→ **WHAT THE EXERCISE ASKS**: Below are the entries; return every line among them that holds the word "escape".

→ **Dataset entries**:
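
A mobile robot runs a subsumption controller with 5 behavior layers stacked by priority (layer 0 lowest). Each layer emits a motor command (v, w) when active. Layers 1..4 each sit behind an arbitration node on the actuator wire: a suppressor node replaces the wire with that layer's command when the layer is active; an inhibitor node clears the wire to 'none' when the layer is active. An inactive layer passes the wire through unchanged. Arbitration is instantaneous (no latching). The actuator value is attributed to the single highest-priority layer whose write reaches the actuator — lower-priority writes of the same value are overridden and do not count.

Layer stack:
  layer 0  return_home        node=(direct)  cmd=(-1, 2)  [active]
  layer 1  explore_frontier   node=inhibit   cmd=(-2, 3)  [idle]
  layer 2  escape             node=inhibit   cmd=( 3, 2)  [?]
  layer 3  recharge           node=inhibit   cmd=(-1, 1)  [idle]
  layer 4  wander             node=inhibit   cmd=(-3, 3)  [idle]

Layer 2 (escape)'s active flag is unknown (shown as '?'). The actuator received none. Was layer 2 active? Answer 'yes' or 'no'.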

→ **SOLUTION**:
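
  layer 2  escape             node=inhibit   cmd=( 3, 2)  [?]
Layer 2 (escape)'s active flag is unknown (shown as '?'). The actuator received none. Was layer 2 active? Answer 'yes' or 'no'.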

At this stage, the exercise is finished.